▶ [What this task involves] Would you please return all of the entries below exactly as shown?

(Stored items)
== Segment start ==
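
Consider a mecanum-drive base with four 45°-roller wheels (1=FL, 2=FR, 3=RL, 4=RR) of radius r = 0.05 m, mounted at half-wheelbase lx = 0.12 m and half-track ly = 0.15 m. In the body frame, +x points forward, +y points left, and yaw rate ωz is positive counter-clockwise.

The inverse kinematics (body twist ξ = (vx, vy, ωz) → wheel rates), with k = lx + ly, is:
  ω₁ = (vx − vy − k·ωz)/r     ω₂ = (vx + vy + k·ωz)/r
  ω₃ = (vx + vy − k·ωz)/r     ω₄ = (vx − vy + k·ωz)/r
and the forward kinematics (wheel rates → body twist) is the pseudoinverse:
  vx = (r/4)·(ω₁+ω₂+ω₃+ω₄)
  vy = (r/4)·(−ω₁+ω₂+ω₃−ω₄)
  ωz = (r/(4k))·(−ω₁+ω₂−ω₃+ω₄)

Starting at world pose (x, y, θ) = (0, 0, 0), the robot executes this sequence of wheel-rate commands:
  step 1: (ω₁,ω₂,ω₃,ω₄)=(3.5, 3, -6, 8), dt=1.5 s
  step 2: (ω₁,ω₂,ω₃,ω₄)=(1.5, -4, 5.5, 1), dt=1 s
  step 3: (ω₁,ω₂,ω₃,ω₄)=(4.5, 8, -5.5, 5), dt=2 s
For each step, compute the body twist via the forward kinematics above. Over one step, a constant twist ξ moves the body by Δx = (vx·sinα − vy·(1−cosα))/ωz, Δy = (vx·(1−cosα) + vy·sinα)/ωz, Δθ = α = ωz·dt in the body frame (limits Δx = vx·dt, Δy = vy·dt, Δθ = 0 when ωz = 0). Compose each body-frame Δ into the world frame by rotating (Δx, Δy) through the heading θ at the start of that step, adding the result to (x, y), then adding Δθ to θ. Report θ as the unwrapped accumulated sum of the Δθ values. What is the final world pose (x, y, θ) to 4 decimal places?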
== Segment end ==
▶ [Written reply]
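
Consider a mecanum-drive base with four 45°-roller wheels (1=FL, 2=FR, 3=RL, 4=RR) of radius r = 0.05 m, mounted at half-wheelbase lx = 0.12 m and half-track ly = 0.15 m. In the body frame, +x points forward, +y points left, and yaw rate ωz is positive counter-clockwise.

The inverse kinematics (body twist ξ = (vx, vy, ωz) → wheel rates), with k = lx + ly, is:
  ω₁ = (vx − vy − k·ωz)/r     ω₂ = (vx + vy + k·ωz)/r
  ω₃ = (vx + vy − k·ωz)/r     ω₄ = (vx − vy + k·ωz)/r
and the forward kinematics (wheel rates → body twist) is the pseudoinverse:
  vx = (r/4)·(ω₁+ω₂+ω₃+ω₄)
  vy = (r/4)·(−ω₁+ω₂+ω₃−ω₄)
  ωz = (r/(4k))·(−ω₁+ω₂−ω₃+ω₄)

Starting at world pose (x, y, θ) = (0, 0, 0), the robot executes this sequence of wheel-rate commands:
  step 1: (ω₁,ω₂,ω₃,ω₄)=(3.5, 3, -6, 8), dt=1.5 s
  step 2: (ω₁,ω₂,ω₃,ω₄)=(1.5, -4, 5.5, 1), dt=1 s
  step 3: (ω₁,ω₂,ω₃,ω₄)=(4.5, 8, -5.5, 5), dt=2 s
For each step, compute the body twist via the forward kinematics above. Over one step, a constant twist ξ moves the body by Δx = (vx·sinα − vy·(1−cosα))/ωz, Δy = (vx·(1−cosα) + vy·sinα)/ωz, Δθ = α = ωz·dt in the body frame (limits Δx = vx·dt, Δy = vy·dt, Δθ = 0 when ωz = 0). Compose each body-frame Δ into the world frame by rotating (Δx, Δy) through the heading θ at the start of that step, adding the result to (x, y), then adding Δθ to θ. Report θ as the unwrapped accumulated sum of the Δθ values. What is the final world pose (x, y, θ) to 4 decimal places?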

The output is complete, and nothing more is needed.